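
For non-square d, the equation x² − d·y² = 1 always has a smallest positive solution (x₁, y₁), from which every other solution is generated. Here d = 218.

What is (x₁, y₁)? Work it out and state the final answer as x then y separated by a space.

√218 = [14; 1,3,3,1,28, …], period ℓ=5 (odd) → k=9
a_0=14:  p_0=14·1+0=14,  q_0=14·0+1=1
…
a_6=1:  p_6=1·7220+251=7471,  q_6=1·489+17=506
…
a_8=3:  p_8=3·29633+7471=96370,  q_8=3·2007+506=6527
a_9=1:  p_9=1·96370+29633=126003,  q_9=1·6527+2007=8534
→ (126003, 8534).  Check: 126003²=15876756009, 218·8534²=15876756008, difference 1.

126003 8534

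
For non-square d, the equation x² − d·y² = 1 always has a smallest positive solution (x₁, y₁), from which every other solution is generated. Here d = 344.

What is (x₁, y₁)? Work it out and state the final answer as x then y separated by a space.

[18; 1,1,4,1,3,1,4,1,1,36] for √344; ℓ=10 ⇒ convergent index 9
i=0: a=18 ⇒ p=18, q=1
…
i=2: a=1 ⇒ p=37, q=2
i=3: a=4 ⇒ p=167, q=9
i=4: a=1 ⇒ p=204, q=11
i=5: a=3 ⇒ p=779, q=42
…
i=7: a=4 ⇒ p=4711, q=254
i=8: a=1 ⇒ p=5694, q=307
i=9: a=1 ⇒ p=10405, q=561
(x₁, y₁) = (10405, 561);  10405² − 344·561² = 1 ✓

10405 561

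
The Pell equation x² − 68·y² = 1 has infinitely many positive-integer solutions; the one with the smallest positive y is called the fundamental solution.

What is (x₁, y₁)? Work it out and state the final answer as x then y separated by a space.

33 4

[8; 4,16] for √68; ℓ=2 ⇒ convergent index 1
k=0  a_k=8  p_k/q_k = 8/1
k=1  a_k=4  p_k/q_k = 33/4
(x₁, y₁) = (33, 4);  33² − 68·4² = 1 ✓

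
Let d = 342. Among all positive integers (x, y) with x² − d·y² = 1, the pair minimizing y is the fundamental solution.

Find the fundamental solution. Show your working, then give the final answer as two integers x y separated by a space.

[18; 2,36] for √342; ℓ=2 ⇒ convergent index 1
k=0  a_k=18  p_k/q_k = 18/1
k=1  a_k=2  p_k/q_k = 37/2
(x₁, y₁) = (37, 2);  37² − 342·2² = 1 ✓

37 2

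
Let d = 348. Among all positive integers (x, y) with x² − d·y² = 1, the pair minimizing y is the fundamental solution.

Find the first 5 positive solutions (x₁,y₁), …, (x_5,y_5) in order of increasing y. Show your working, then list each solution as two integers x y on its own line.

d=348: √d = [18; 1,1,1,8,1,1,1,36] (ℓ=8, even), read p_7/q_7
step 0: (18, 1)  from 18·(1,0) + (0,1)
…
step 2: (37, 2)  from 1·(19,1) + (18,1)
…
step 4: (485, 26)  from 8·(56,3) + (37,2)
step 5: (541, 29)  from 1·(485,26) + (56,3)
step 6: (1026, 55)  from 1·(541,29) + (485,26)
step 7: (1567, 84)  from 1·(1026,55) + (541,29)
fundamental: x₁=1567, y₁=84  (since 2455489 − 348·7056 = 1)
n=2: (1567,84)∘(1567,84) = (1567·1567+348·84·84, 1567·84+84·1567) = (4910977,263256)
n=3: (4910977,263256)∘(1567,84) = (1567·4910977+348·84·263256, 1567·263256+84·4910977) = (15391000351,825044220)
n=4: (15391000351,825044220)∘(1567,84) = (1567·15391000351+348·84·825044220, 1567·825044220+84·15391000351) = (48235390189057,2585688322224)
n=5: (48235390189057,2585688322224)∘(1567,84) = (1567·48235390189057+348·84·2585688322224, 1567·2585688322224+84·48235390189057) = (151169697461504287,8103546376805796)

1567 84
4910977 263256
15391000351 825044220
48235390189057 2585688322224
151169697461504287 8103546376805796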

_Action item_: Repeat the listing. Keep each line precisely as shown.

_Task answer_:
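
For non-square d, the equation x² − d·y² = 1 always has a smallest positive solution (x₁, y₁), from which every other solution is generated. Here d = 218.

What is (x₁, y₁)? Work it out and state the final answer as x then y separated by a space.

√218 = [14; 1,3,3,1,28, …], period ℓ=5 (odd) → k=9
a_0=14:  p_0=14·1+0=14,  q_0=14·0+1=1
…
a_6=1:  p_6=1·7220+251=7471,  q_6=1·489+17=506
…
a_8=3:  p_8=3·29633+7471=96370,  q_8=3·2007+506=6527
a_9=1:  p_9=1·96370+29633=126003,  q_9=1·6527+2007=8534
→ (126003, 8534).  Check: 126003²=15876756009, 218·8534²=15876756008, difference 1.

126003 8534

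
For non-square d, the equation x² − d·y² = 1 always has a smallest positive solution (x₁, y₁), from which every other solution is generated. Here d = 344.

What is (x₁, y₁)? Work it out and state the final answer as x then y separated by a space.

[18; 1,1,4,1,3,1,4,1,1,36] for √344; ℓ=10 ⇒ convergent index 9
i=0: a=18 ⇒ p=18, q=1
…
i=2: a=1 ⇒ p=37, q=2
i=3: a=4 ⇒ p=167, q=9
i=4: a=1 ⇒ p=204, q=11
i=5: a=3 ⇒ p=779, q=42
…
i=7: a=4 ⇒ p=4711, q=254
i=8: a=1 ⇒ p=5694, q=307
i=9: a=1 ⇒ p=10405, q=561
(x₁, y₁) = (10405, 561);  10405² − 344·561² = 1 ✓

10405 561

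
The Pell equation x² − 68·y² = 1 has infinitely many positive-integer solutions; the one with the smallest positive y is called the fundamental solution.

What is (x₁, y₁)? Work it out and state the final answer as x then y separated by a space.

33 4

[8; 4,16] for √68; ℓ=2 ⇒ convergent index 1
k=0  a_k=8  p_k/q_k = 8/1
k=1  a_k=4  p_k/q_k = 33/4
(x₁, y₁) = (33, 4);  33² − 68·4² = 1 ✓

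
Let d = 342. Among all positive integers (x, y) with x² − d·y² = 1, the pair minimizing y is the fundamental solution.

Find the fundamental solution. Show your working, then give the final answer as two integers x y separated by a space.

[18; 2,36] for √342; ℓ=2 ⇒ convergent index 1
k=0  a_k=18  p_k/q_k = 18/1
k=1  a_k=2  p_k/q_k = 37/2
(x₁, y₁) = (37, 2);  37² − 342·2² = 1 ✓

37 2

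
Let d = 348. Among all positive integers (x, y) with x² − d·y² = 1, the pair minimizing y is the fundamental solution.

Find the first 5 positive solutions (x₁,y₁), …, (x_5,y_5) in order of increasing y. Show your working, then list each solution as two integers x y on its own line.

d=348: √d = [18; 1,1,1,8,1,1,1,36] (ℓ=8, even), read p_7/q_7
step 0: (18, 1)  from 18·(1,0) + (0,1)
…
step 2: (37, 2)  from 1·(19,1) + (18,1)
…
step 4: (485, 26)  from 8·(56,3) + (37,2)
step 5: (541, 29)  from 1·(485,26) + (56,3)
step 6: (1026, 55)  from 1·(541,29) + (485,26)
step 7: (1567, 84)  from 1·(1026,55) + (541,29)
fundamental: x₁=1567, y₁=84  (since 2455489 − 348·7056 = 1)
n=2: (1567,84)∘(1567,84) = (1567·1567+348·84·84, 1567·84+84·1567) = (4910977,263256)
n=3: (4910977,263256)∘(1567,84) = (1567·4910977+348·84·263256, 1567·263256+84·4910977) = (15391000351,825044220)
n=4: (15391000351,825044220)∘(1567,84) = (1567·15391000351+348·84·825044220, 1567·825044220+84·15391000351) = (48235390189057,2585688322224)
n=5: (48235390189057,2585688322224)∘(1567,84) = (1567·48235390189057+348·84·2585688322224, 1567·2585688322224+84·48235390189057) = (151169697461504287,8103546376805796)

1567 84
4910977 263256
15391000351 825044220
48235390189057 2585688322224
151169697461504287 8103546376805796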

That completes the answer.